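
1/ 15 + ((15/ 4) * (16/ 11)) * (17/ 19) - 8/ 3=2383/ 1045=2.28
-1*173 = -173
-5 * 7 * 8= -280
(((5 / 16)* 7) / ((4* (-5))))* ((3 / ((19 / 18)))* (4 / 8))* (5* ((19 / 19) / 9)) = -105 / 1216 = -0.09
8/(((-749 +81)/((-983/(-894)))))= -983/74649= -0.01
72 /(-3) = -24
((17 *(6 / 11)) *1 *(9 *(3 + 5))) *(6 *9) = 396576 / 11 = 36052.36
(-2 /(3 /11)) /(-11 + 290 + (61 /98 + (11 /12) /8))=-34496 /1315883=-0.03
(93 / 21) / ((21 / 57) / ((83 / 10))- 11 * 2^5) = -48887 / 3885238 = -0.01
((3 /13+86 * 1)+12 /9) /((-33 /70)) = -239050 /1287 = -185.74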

▬▬▬▬▬▬▬▬▬▬

- [What you are asked to do]
The required result is an exact repeat of the records above from the line containing "8/(((-749 +81)/((-983/(-894)))))= -983/74649= -0.01" to their final line.

- [Response]
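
8/(((-749 +81)/((-983/(-894)))))= -983/74649= -0.01
72 /(-3) = -24
((17 *(6 / 11)) *1 *(9 *(3 + 5))) *(6 *9) = 396576 / 11 = 36052.36
(-2 /(3 /11)) /(-11 + 290 + (61 /98 + (11 /12) /8))=-34496 /1315883=-0.03
(93 / 21) / ((21 / 57) / ((83 / 10))- 11 * 2^5) = -48887 / 3885238 = -0.01
((3 /13+86 * 1)+12 /9) /((-33 /70)) = -239050 /1287 = -185.74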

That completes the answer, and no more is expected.